Directions for this task:
Write out the stretch of lines below that begins at the line with "Let K(V) = (V" and ends at the line with "Answer: -884 + 3536*√5/7 ≈ 245.53", including both, exactly as given and nothing more.

Exercise data:
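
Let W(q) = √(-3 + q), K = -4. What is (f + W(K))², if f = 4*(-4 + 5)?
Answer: (4 + I*√7)² ≈ 9.0 + 21.166*I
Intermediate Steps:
f = 4 (f = 4*1 = 4)
(f + W(K))² = (4 + √(-3 - 4))² = (4 + √(-7))² = (4 + I*√7)²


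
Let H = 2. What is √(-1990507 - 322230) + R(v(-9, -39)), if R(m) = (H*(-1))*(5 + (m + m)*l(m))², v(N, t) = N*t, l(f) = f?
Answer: -121432819298 + I*√2312737 ≈ -1.2143e+11 + 1520.8*I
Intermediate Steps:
R(m) = -2*(5 + 2*m²)² (R(m) = (2*(-1))*(5 + (m + m)*m)² = -2*(5 + (2*m)*m)² = -2*(5 + 2*m²)²)
√(-1990507 - 322230) + R(v(-9, -39)) = √(-1990507 - 322230) - 2*(5 + 2*(-9*(-39))²)² = √(-2312737) - 2*(5 + 2*351²)² = I*√2312737 - 2*(5 + 2*123201)² = I*√2312737 - 2*(5 + 246402)² = I*√2312737 - 2*246407² = I*√2312737 - 2*60716409649 = I*√2312737 - 121432819298 = -121432819298 + I*√2312737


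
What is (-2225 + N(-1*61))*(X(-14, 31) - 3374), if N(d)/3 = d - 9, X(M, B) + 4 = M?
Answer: 8259520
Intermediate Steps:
X(M, B) = -4 + M
N(d) = -27 + 3*d (N(d) = 3*(d - 9) = 3*(-9 + d) = -27 + 3*d)
(-2225 + N(-1*61))*(X(-14, 31) - 3374) = (-2225 + (-27 + 3*(-1*61)))*((-4 - 14) - 3374) = (-2225 + (-27 + 3*(-61)))*(-18 - 3374) = (-2225 + (-27 - 183))*(-3392) = (-2225 - 210)*(-3392) = -2435*(-3392) = 8259520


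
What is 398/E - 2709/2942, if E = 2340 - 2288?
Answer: 128756/19123 ≈ 6.7330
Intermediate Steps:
E = 52
398/E - 2709/2942 = 398/52 - 2709/2942 = 398*(1/52) - 2709*1/2942 = 199/26 - 2709/2942 = 128756/19123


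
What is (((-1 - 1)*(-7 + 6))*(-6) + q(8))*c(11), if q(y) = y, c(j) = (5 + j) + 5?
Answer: -84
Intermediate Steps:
c(j) = 10 + j
(((-1 - 1)*(-7 + 6))*(-6) + q(8))*c(11) = (((-1 - 1)*(-7 + 6))*(-6) + 8)*(10 + 11) = (-2*(-1)*(-6) + 8)*21 = (2*(-6) + 8)*21 = (-12 + 8)*21 = -4*21 = -84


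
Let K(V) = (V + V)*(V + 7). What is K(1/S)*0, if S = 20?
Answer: 0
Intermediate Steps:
K(V) = 2*V*(7 + V) (K(V) = (2*V)*(7 + V) = 2*V*(7 + V))
K(1/S)*0 = (2*(7 + 1/20)/20)*0 = (2*(1/20)*(7 + 1/20))*0 = (2*(1/20)*(141/20))*0 = (141/200)*0 = 0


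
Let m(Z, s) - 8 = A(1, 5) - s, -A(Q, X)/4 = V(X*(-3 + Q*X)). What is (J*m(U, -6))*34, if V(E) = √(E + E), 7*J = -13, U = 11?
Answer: -884 + 3536*√5/7 ≈ 245.53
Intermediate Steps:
J = -13/7 (J = (⅐)*(-13) = -13/7 ≈ -1.8571)
V(E) = √2*√E (V(E) = √(2*E) = √2*√E)
A(Q, X) = -4*√2*√(X*(-3 + Q*X))
m(Z, s) = 8 - s - 8*√5 (m(Z, s) = 8 + (-4*√2*√(5*(-3 + 1*5)) - s) = 8 + (-4*√2*√(5*(-3 + 5)) - s) = 8 + (-4*√2*√(5*2) - s) = 8 + (-4*√2*√10 - s) = 8 + (-8*√5 - s) = 8 + (-s - 8*√5) = 8 - s - 8*√5)
(J*m(U, -6))*34 = -13*(8 - 1*(-6) - 8*√5)/7*34 = -13*(8 + 6 - 8*√5)/7*34 = -13*(14 - 8*√5)/7*34 = (-26 + 104*√5/7)*34 = -884 + 3536*√5/7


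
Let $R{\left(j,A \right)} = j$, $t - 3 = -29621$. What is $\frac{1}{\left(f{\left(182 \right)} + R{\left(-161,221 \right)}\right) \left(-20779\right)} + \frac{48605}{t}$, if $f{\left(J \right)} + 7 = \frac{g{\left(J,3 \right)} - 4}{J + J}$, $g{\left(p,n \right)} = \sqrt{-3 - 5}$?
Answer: $- \frac{472164871168999121}{287718991775548146} + \frac{91 i \sqrt{2}}{9714328846497} \approx -1.6411 + 1.3248 \cdot 10^{-11} i$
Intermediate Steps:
$t = -29618$ ($t = 3 - 29621 = -29618$)
$g{\left(p,n \right)} = 2 i \sqrt{2}$ ($g{\left(p,n \right)} = \sqrt{-8} = 2 i \sqrt{2}$)
$f{\left(J \right)} = -7 + \frac{-4 + 2 i \sqrt{2}}{2 J}$ ($f{\left(J \right)} = -7 + \frac{2 i \sqrt{2} - 4}{J + J} = -7 + \frac{-4 + 2 i \sqrt{2}}{2 J}$)
$\frac{1}{\left(f{\left(182 \right)} + R{\left(-161,221 \right)}\right) \left(-20779\right)} + \frac{48605}{t} = \frac{1}{\left(\frac{-2 - 1274 + i \sqrt{2}}{182} - 161\right) \left(-20779\right)} + \frac{48605}{-29618} = \frac{1}{\frac{-2 - 1274 + i \sqrt{2}}{182} - 161} \left(- \frac{1}{20779}\right) + 48605 \left(- \frac{1}{29618}\right) = \frac{1}{\frac{-1276 + i \sqrt{2}}{182} - 161} \left(- \frac{1}{20779}\right) - \frac{48605}{29618} = \frac{1}{\left(- \frac{638}{91} + \frac{i \sqrt{2}}{182}\right) - 161} \left(- \frac{1}{20779}\right) - \frac{48605}{29618} = \frac{1}{- \frac{15289}{91} + \frac{i \sqrt{2}}{182}} \left(- \frac{1}{20779}\right) - \frac{48605}{29618} = - \frac{1}{20779 \left(- \frac{15289}{91} + \frac{i \sqrt{2}}{182}\right)} - \frac{48605}{29618} = - \frac{48605}{29618} - \frac{1}{20779 \left(- \frac{15289}{91} + \frac{i \sqrt{2}}{182}\right)}$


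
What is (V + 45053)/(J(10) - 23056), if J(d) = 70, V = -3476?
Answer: -13859/7662 ≈ -1.8088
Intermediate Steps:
(V + 45053)/(J(10) - 23056) = (-3476 + 45053)/(70 - 23056) = 41577/(-22986) = 41577*(-1/22986) = -13859/7662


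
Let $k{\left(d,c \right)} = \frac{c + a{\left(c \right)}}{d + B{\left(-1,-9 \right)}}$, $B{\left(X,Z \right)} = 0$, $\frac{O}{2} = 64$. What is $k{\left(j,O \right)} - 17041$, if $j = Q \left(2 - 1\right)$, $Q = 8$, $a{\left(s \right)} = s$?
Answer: $-17009$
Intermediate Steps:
$O = 128$ ($O = 2 \cdot 64 = 128$)
$j = 8$ ($j = 8 \left(2 - 1\right) = 8 \cdot 1 = 8$)
$k{\left(d,c \right)} = \frac{2 c}{d}$ ($k{\left(d,c \right)} = \frac{c + c}{d + 0} = \frac{2 c}{d}$)
$k{\left(j,O \right)} - 17041 = 2 \cdot 128 \cdot \frac{1}{8} - 17041 = 32 - 17041 = -17009$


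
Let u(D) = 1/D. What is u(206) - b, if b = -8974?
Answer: 1848645/206 ≈ 8974.0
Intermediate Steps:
u(206) - b = 1/206 - 1*(-8974) = 1/206 + 8974 = 1848645/206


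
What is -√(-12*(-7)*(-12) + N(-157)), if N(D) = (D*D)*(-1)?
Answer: -I*√25657 ≈ -160.18*I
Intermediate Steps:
N(D) = -D² (N(D) = D²*(-1) = -D²)
-√(-12*(-7)*(-12) + N(-157)) = -√(-12*(-7)*(-12) - 1*(-157)²) = -√(84*(-12) - 1*24649) = -√(-1008 - 24649) = -√(-25657) = -I*√25657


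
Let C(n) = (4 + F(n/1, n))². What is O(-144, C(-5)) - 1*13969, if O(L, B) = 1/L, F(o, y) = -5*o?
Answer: -2011537/144 ≈ -13969.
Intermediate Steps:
C(n) = (4 - 5*n)² (C(n) = (4 - 5*n/1)² = (4 - 5*n)²)
O(-144, C(-5)) - 1*13969 = 1/(-144) - 1*13969 = -1/144 - 13969 = -2011537/144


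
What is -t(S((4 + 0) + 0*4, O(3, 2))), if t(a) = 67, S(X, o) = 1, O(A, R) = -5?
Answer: -67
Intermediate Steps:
-t(S((4 + 0) + 0*4, O(3, 2))) = -1*67 = -67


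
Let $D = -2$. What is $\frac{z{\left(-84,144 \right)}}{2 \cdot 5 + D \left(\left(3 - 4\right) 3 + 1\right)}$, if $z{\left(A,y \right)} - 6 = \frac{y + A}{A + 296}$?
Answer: $\frac{333}{742} \approx 0.44879$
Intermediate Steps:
$z{\left(A,y \right)} = 6 + \frac{A + y}{296 + A}$ ($z{\left(A,y \right)} = 6 + \frac{y + A}{A + 296} = 6 + \frac{A + y}{296 + A}$)
$\frac{z{\left(-84,144 \right)}}{2 \cdot 5 + D \left(\left(3 - 4\right) 3 + 1\right)} = \frac{\frac{1}{296 - 84} \left(1776 + 144 + 7 \left(-84\right)\right)}{2 \cdot 5 - 2 \left(\left(3 - 4\right) 3 + 1\right)} = \frac{\frac{1}{212} \left(1776 + 144 - 588\right)}{10 - 2 \left(\left(-1\right) 3 + 1\right)} = \frac{\frac{1}{212} \cdot 1332}{10 - 2 \left(-3 + 1\right)} = \frac{1}{10 - -4} \cdot \frac{333}{53} = \frac{1}{10 + 4} \cdot \frac{333}{53} = \frac{1}{14} \cdot \frac{333}{53} = \frac{333}{742}$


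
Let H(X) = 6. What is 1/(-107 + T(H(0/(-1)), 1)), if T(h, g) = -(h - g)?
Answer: -1/112 ≈ -0.0089286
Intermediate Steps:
T(h, g) = g - h
1/(-107 + T(H(0/(-1)), 1)) = 1/(-107 + (1 - 1*6)) = 1/(-107 + (1 - 6)) = 1/(-107 - 5) = 1/(-112) = -1/112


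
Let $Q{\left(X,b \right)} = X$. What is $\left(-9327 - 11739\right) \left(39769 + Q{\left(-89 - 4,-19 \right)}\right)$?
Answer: $-835814616$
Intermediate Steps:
$\left(-9327 - 11739\right) \left(39769 + Q{\left(-89 - 4,-19 \right)}\right) = \left(-9327 - 11739\right) \left(39769 - 93\right) = - 21066 \left(39769 - 93\right) = \left(-21066\right) 39676 = -835814616$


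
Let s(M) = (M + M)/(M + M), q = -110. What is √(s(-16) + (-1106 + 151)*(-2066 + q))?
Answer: √2078081 ≈ 1441.6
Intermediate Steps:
s(M) = 1 (s(M) = (2*M)/((2*M)) = (2*M)*(1/(2*M)) = 1)
√(s(-16) + (-1106 + 151)*(-2066 + q)) = √(1 + (-1106 + 151)*(-2066 - 110)) = √(1 - 955*(-2176)) = √(1 + 2078080) = √2078081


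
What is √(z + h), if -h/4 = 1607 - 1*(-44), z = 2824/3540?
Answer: I*√5171793090/885 ≈ 81.26*I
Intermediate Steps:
z = 706/885 (z = 2824*(1/3540) = 706/885 ≈ 0.79774)
h = -6604 (h = -4*(1607 - 1*(-44)) = -4*(1607 + 44) = -4*1651 = -6604)
√(z + h) = √(706/885 - 6604) = √(-5843834/885) = I*√5171793090/885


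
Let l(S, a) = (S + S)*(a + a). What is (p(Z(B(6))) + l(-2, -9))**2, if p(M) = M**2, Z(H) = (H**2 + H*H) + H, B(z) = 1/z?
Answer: 34058896/6561 ≈ 5191.1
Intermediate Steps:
Z(H) = H + 2*H**2 (Z(H) = (H**2 + H**2) + H = 2*H**2 + H = H + 2*H**2)
l(S, a) = 4*S*a (l(S, a) = (2*S)*(2*a) = 4*S*a)
(p(Z(B(6))) + l(-2, -9))**2 = (((1 + 2/6)/6)**2 + 4*(-2)*(-9))**2 = (((1 + 2*(1/6))/6)**2 + 72)**2 = (((1 + 1/3)/6)**2 + 72)**2 = (((1/6)*(4/3))**2 + 72)**2 = ((2/9)**2 + 72)**2 = (4/81 + 72)**2 = (5836/81)**2 = 34058896/6561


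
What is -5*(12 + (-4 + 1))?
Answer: -45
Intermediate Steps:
-5*(12 + (-4 + 1)) = -5*(12 - 3) = -5*9 = -45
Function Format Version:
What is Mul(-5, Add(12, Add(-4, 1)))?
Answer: -45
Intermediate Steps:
Mul(-5, Add(12, Add(-4, 1))) = Mul(-5, Add(12, -3)) = Mul(-5, 9) = -45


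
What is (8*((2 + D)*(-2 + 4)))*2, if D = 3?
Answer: 160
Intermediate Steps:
(8*((2 + D)*(-2 + 4)))*2 = (8*((2 + 3)*(-2 + 4)))*2 = (8*(5*2))*2 = (8*10)*2 = 80*2 = 160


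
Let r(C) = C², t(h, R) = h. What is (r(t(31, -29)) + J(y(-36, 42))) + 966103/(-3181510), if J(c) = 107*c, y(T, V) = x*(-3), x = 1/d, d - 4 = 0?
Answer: 5602297659/6363020 ≈ 880.45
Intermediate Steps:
d = 4 (d = 4 + 0 = 4)
x = ¼ (x = 1/4 = 1*(¼) = ¼ ≈ 0.25000)
y(T, V) = -¾ (y(T, V) = (¼)*(-3) = -¾)
(r(t(31, -29)) + J(y(-36, 42))) + 966103/(-3181510) = (31² + 107*(-¾)) + 966103/(-3181510) = (961 - 321/4) + 966103*(-1/3181510) = 3523/4 - 966103/3181510 = 5602297659/6363020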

Answer:
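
Let K(V) = (V + V)*(V + 7). What is K(1/S)*0, if S = 20?
Answer: 0
Intermediate Steps:
K(V) = 2*V*(7 + V) (K(V) = (2*V)*(7 + V) = 2*V*(7 + V))
K(1/S)*0 = (2*(7 + 1/20)/20)*0 = (2*(1/20)*(7 + 1/20))*0 = (2*(1/20)*(141/20))*0 = (141/200)*0 = 0


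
Let m(Z, s) - 8 = A(1, 5) - s, -A(Q, X)/4 = V(X*(-3 + Q*X)). What is (J*m(U, -6))*34, if V(E) = √(E + E), 7*J = -13, U = 11?
Answer: -884 + 3536*√5/7 ≈ 245.53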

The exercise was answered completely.